TASK ITEM
Each line from the one containing "Mean number waiting" through the last line of the records below is to be repeated as written, with nothing added.

Saved data entries:
■ ■ ■ ■

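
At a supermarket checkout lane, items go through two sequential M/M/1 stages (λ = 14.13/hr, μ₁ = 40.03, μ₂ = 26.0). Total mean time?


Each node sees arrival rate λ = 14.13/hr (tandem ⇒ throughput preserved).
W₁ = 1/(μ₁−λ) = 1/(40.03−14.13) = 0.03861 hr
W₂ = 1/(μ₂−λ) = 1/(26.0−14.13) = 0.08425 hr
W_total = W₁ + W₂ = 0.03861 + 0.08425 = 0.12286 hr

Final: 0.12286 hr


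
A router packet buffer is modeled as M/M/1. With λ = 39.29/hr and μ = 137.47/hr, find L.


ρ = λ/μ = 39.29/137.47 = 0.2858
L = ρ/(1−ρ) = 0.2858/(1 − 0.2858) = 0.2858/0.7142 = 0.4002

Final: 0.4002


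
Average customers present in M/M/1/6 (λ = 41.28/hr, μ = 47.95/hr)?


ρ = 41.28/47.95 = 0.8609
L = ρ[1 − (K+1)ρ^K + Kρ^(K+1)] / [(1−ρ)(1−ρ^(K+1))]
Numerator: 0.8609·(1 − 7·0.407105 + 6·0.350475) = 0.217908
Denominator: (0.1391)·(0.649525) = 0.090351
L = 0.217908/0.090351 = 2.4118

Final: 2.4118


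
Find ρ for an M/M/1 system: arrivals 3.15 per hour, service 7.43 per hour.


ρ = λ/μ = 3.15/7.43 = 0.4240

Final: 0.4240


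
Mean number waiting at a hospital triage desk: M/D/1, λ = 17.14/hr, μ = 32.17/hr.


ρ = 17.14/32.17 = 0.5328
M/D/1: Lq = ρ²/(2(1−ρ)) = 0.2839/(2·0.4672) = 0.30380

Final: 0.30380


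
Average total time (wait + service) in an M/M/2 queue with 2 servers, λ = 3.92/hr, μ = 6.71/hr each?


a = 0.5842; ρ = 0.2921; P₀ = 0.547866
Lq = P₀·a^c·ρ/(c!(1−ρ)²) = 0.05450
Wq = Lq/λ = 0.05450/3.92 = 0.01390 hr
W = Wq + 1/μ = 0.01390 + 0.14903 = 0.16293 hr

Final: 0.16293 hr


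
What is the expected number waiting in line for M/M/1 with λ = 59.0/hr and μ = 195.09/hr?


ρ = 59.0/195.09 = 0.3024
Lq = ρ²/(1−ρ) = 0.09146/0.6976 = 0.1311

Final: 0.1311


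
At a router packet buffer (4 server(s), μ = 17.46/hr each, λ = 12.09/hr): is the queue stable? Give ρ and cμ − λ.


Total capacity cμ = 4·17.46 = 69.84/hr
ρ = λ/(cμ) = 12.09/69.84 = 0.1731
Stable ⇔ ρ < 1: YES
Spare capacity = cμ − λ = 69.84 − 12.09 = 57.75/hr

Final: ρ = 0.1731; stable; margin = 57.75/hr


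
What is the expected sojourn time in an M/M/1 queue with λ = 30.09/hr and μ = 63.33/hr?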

■ ■ ■ ■

REPLY
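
Mean number waiting at a hospital triage desk: M/D/1, λ = 17.14/hr, μ = 32.17/hr.


ρ = 17.14/32.17 = 0.5328
M/D/1: Lq = ρ²/(2(1−ρ)) = 0.2839/(2·0.4672) = 0.30380

Final: 0.30380


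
Average total time (wait + service) in an M/M/2 queue with 2 servers, λ = 3.92/hr, μ = 6.71/hr each?


a = 0.5842; ρ = 0.2921; P₀ = 0.547866
Lq = P₀·a^c·ρ/(c!(1−ρ)²) = 0.05450
Wq = Lq/λ = 0.05450/3.92 = 0.01390 hr
W = Wq + 1/μ = 0.01390 + 0.14903 = 0.16293 hr

Final: 0.16293 hr


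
What is the expected number waiting in line for M/M/1 with λ = 59.0/hr and μ = 195.09/hr?


ρ = 59.0/195.09 = 0.3024
Lq = ρ²/(1−ρ) = 0.09146/0.6976 = 0.1311

Final: 0.1311


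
At a router packet buffer (4 server(s), μ = 17.46/hr each, λ = 12.09/hr): is the queue stable? Give ρ and cμ − λ.


Total capacity cμ = 4·17.46 = 69.84/hr
ρ = λ/(cμ) = 12.09/69.84 = 0.1731
Stable ⇔ ρ < 1: YES
Spare capacity = cμ − λ = 69.84 − 12.09 = 57.75/hr

Final: ρ = 0.1731; stable; margin = 57.75/hr


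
What is the expected sojourn time in an M/M/1 queue with λ = 30.09/hr and μ = 63.33/hr?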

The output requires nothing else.